### Data for processing
_ _ _ _

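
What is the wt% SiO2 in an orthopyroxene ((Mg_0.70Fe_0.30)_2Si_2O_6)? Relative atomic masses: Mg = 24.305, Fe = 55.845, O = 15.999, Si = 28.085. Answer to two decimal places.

54.70 wt%

Formula mass = 219.698 g/mol.
2 Si → 2.0000 mol SiO2 per formula unit; M(SiO2) = 60.083, so SiO2 mass = 120.166 g.
120.166/219.698 × 100 = 54.70 wt%.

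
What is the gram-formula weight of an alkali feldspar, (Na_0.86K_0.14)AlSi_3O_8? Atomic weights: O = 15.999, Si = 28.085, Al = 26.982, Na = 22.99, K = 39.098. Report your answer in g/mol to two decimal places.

The formula mass is the sum 0.86·22.99 + 0.14·39.098 + 1·26.982 + 3·28.085 + 8·15.999.

264.47 g/mol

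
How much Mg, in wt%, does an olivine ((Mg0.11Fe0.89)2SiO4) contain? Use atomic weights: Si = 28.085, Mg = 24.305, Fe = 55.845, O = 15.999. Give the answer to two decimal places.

M((Mg0.11Fe0.89)2SiO4) = 196.832 g/mol.
Mg contributes 0.22 × 24.305 = 5.347 g per mole.
5.347/196.832 = 0.0272 → 2.72%.

2.72 wt%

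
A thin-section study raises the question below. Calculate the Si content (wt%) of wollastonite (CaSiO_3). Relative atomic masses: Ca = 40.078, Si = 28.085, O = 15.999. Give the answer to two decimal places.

Molar mass of CaSiO_3: 1·40.078 + 1·28.085 + 3·15.999 = 116.160 g/mol.
Mass of Si per formula unit: 1 × 28.085 = 28.085 g.
Weight fraction Si = 28.085 / 116.160 = 0.2418.

24.18 wt%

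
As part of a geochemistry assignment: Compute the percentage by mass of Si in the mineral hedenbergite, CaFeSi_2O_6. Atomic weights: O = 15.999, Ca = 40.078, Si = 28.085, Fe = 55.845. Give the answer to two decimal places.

Formula mass = 1·40.078 + 1·55.845 + 2·28.085 + 6·15.999 = 248.087 g/mol, of which 56.170 g is Si.
So Si makes up 56.170/248.087 = 0.2264 of the mass, i.e. 22.64%.

22.64 weight percent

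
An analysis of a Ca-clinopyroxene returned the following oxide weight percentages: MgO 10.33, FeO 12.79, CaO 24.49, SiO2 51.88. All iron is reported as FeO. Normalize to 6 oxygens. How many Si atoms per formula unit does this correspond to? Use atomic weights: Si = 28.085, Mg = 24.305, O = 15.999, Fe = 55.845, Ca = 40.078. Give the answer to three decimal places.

1.994 Si apfu

MgO: 10.33/40.304 = 0.25630 mol → 0.25630 mol Mg, 0.25630 mol O.
FeO: 12.79/71.844 = 0.17802 mol → 0.17802 mol Fe, 0.17802 mol O.
CaO: 24.49/56.077 = 0.43672 mol → 0.43672 mol Ca, 0.43672 mol O.
SiO2: 51.88/60.083 = 0.86347 mol → 0.86347 mol Si, 1.72694 mol O.
Total oxygen = 2.59798 mol. Normalization factor = 6/2.59798 = 2.30949.
Si per 6 O = 0.86347 × 2.30949 = 1.994.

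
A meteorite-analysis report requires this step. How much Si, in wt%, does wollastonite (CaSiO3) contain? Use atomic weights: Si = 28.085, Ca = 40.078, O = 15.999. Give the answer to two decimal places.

24.18 wt%

Molar mass of CaSiO3: 1×40.078 + 1×28.085 + 3×15.999 = 116.160 g/mol.
Mass of Si per formula unit: 1 × 28.085 = 28.085 g.
Weight fraction Si = 28.085 / 116.160 = 0.2418.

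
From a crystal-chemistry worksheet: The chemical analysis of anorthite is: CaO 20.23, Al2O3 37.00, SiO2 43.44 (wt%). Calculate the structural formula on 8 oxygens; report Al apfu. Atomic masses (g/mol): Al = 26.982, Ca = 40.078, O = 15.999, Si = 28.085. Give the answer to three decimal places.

CaO: 20.23/56.077 = 0.36075 mol → 0.36075 mol Ca, 0.36075 mol O.
Al2O3: 37.00/101.961 = 0.36288 mol → 0.72576 mol Al, 1.08864 mol O.
SiO2: 43.44/60.083 = 0.72300 mol → 0.72300 mol Si, 1.44600 mol O.
Total oxygen = 2.89539 mol. Normalization factor = 8/2.89539 = 2.76301.
Al per 8 O = 0.72576 × 2.76301 = 2.005.

2.005 Al apfu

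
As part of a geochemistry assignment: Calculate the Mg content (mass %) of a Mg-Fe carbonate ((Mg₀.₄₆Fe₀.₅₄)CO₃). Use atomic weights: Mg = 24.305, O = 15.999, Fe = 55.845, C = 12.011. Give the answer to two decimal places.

M((Mg₀.₄₆Fe₀.₅₄)CO₃) = 101.345 g/mol.
Mg contributes 0.46 × 24.305 = 11.180 g per mole.
11.180/101.345 = 0.1103 → 11.03%.

11.03 mass %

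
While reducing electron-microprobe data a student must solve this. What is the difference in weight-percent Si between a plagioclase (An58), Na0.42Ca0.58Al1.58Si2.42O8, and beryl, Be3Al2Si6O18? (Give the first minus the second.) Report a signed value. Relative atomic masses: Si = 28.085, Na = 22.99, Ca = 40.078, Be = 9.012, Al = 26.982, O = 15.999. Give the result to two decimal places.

Si in Na0.42Ca0.58Al1.58Si2.42O8: molar mass 271.490 g/mol; 2.42×28.085 = 67.966 g → 25.03 wt%.
Si in Be3Al2Si6O18: molar mass 537.492 g/mol; 6×28.085 = 168.510 g → 31.35 wt%.
Difference = 25.03 − 31.35 = -6.32 percentage points.

-6.32 percentage points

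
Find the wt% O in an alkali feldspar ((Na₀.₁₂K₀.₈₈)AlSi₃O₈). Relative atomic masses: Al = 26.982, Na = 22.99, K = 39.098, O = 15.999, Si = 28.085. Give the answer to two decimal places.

M((Na₀.₁₂K₀.₈₈)AlSi₃O₈) = 276.394 g/mol.
O contributes 8 × 15.999 = 127.992 g per mole.
127.992/276.394 = 0.4631 → 46.31%.

46.31 mass %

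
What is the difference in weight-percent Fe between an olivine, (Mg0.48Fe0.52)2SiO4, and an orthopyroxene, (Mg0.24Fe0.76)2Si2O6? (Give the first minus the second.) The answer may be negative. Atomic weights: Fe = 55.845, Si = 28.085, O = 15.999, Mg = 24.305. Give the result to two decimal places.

Fe in (Mg0.48Fe0.52)2SiO4: molar mass 173.493 g/mol; 1.04×55.845 = 58.079 g → 33.48 wt%.
Fe in (Mg0.24Fe0.76)2Si2O6: molar mass 248.715 g/mol; 1.52×55.845 = 84.884 g → 34.13 wt%.
Difference = 33.48 − 34.13 = -0.65 percentage points.

-0.65 percentage points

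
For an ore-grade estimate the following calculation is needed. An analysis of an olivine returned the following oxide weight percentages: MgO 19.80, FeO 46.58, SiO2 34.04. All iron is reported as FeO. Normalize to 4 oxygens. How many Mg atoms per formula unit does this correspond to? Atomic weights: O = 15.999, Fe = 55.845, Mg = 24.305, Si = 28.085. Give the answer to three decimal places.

0.865 Mg apfu

19.80 wt% MgO ÷ 40.304 g/mol = 0.49127 mol, giving 0.49127 Mg and 0.49127 O.
46.58 wt% FeO ÷ 71.844 g/mol = 0.64835 mol, giving 0.64835 Fe and 0.64835 O.
34.04 wt% SiO2 ÷ 60.083 g/mol = 0.56655 mol, giving 0.56655 Si and 1.13310 O.
Oxygen sums to 2.27272; scaling by 4/2.27272 = 1.76001 puts the formula on 4 O.
Mg: 0.49127 × 1.76001 = 0.865 atoms per formula unit.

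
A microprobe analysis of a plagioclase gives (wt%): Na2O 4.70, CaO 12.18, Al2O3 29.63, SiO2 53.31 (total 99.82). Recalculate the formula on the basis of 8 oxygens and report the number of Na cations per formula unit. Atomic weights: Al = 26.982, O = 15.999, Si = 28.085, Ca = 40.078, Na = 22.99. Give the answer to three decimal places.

0.413 Na apfu

4.70 wt% Na2O ÷ 61.979 g/mol = 0.07583 mol, giving 0.15166 Na and 0.07583 O.
12.18 wt% CaO ÷ 56.077 g/mol = 0.21720 mol, giving 0.21720 Ca and 0.21720 O.
29.63 wt% Al2O3 ÷ 101.961 g/mol = 0.29060 mol, giving 0.58120 Al and 0.87180 O.
53.31 wt% SiO2 ÷ 60.083 g/mol = 0.88727 mol, giving 0.88727 Si and 1.77454 O.
Oxygen sums to 2.93937; scaling by 8/2.93937 = 2.72167 puts the formula on 8 O.
Na: 0.15166 × 2.72167 = 0.413 atoms per formula unit.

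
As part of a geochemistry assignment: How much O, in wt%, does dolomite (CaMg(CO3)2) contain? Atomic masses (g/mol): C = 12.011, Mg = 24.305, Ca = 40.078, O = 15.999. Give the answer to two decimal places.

Molar mass of CaMg(CO3)2: 1×40.078 + 1×24.305 + 2×12.011 + 6×15.999 = 184.399 g/mol.
Mass of O per formula unit: 6 × 15.999 = 95.994 g.
Weight fraction O = 95.994 / 184.399 = 0.5206.

52.06 wt%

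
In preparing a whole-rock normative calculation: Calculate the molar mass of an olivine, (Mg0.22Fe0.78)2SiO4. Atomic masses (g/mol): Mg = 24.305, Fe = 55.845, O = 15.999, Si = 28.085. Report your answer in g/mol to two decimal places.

M = 0.44·24.305 + 1.56·55.845 + 1·28.085 + 4·15.999

189.89 g/mol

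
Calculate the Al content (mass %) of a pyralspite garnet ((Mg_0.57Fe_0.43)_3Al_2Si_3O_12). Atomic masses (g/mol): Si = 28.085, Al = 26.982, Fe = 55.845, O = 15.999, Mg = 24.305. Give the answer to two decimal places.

M((Mg_0.57Fe_0.43)_3Al_2Si_3O_12) = 443.809 g/mol.
Al contributes 2 × 26.982 = 53.964 g per mole.
53.964/443.809 = 0.1216 → 12.16%.

12.16 mass %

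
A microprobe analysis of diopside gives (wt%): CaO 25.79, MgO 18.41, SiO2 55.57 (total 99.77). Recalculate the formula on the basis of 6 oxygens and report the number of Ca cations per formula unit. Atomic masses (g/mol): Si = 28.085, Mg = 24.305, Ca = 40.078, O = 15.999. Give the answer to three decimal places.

0.997 Ca apfu

CaO (M=56.077): mol = 0.45990; Ca = 0.45990, O = 0.45990.
MgO (M=40.304): mol = 0.45678; Mg = 0.45678, O = 0.45678.
SiO2 (M=60.083): mol = 0.92489; Si = 0.92489, O = 1.84978.
ΣO = 2.76646; factor = 6/ΣO = 2.16884.
Ca apfu = 0.45990 × 2.16884 = 0.997.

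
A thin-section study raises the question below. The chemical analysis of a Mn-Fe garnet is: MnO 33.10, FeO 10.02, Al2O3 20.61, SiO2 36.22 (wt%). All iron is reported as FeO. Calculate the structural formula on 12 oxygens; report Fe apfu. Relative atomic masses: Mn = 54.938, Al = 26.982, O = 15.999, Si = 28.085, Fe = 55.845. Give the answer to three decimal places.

0.692 Fe apfu

MnO: 33.10/70.937 = 0.46661 mol → 0.46661 mol Mn, 0.46661 mol O.
FeO: 10.02/71.844 = 0.13947 mol → 0.13947 mol Fe, 0.13947 mol O.
Al2O3: 20.61/101.961 = 0.20214 mol → 0.40428 mol Al, 0.60642 mol O.
SiO2: 36.22/60.083 = 0.60283 mol → 0.60283 mol Si, 1.20566 mol O.
Total oxygen = 2.41816 mol. Normalization factor = 12/2.41816 = 4.96245.
Fe per 12 O = 0.13947 × 4.96245 = 0.692.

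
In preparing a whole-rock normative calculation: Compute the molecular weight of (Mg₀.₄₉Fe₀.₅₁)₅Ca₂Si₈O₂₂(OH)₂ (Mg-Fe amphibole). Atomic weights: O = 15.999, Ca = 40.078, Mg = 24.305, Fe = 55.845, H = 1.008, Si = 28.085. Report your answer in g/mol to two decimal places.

The formula mass is the sum 2.45*24.305 + 2.55*55.845 + 2*40.078 + 8*28.085 + 24*15.999 + 2*1.008.

892.78 g/mol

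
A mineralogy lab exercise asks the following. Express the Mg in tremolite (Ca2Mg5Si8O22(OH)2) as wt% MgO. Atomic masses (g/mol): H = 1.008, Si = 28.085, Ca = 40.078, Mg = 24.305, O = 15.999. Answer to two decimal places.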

_ _ _ _

### About this task
What you write should match, character for character, the lines from the one with "In preparing a whole-rock normative calculation: Compute" to the end of the data, both included.

### Result below
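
In preparing a whole-rock normative calculation: Compute the molecular weight of (Mg₀.₄₉Fe₀.₅₁)₅Ca₂Si₈O₂₂(OH)₂ (Mg-Fe amphibole). Atomic weights: O = 15.999, Ca = 40.078, Mg = 24.305, Fe = 55.845, H = 1.008, Si = 28.085. Report your answer in g/mol to two decimal places.

The formula mass is the sum 2.45*24.305 + 2.55*55.845 + 2*40.078 + 8*28.085 + 24*15.999 + 2*1.008.

892.78 g/mol

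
A mineralogy lab exercise asks the following. Express the Mg in tremolite (Ca2Mg5Si8O22(OH)2) as wt% MgO. Atomic masses (g/mol): H = 1.008, Si = 28.085, Ca = 40.078, Mg = 24.305, O = 15.999. Answer to two decimal places.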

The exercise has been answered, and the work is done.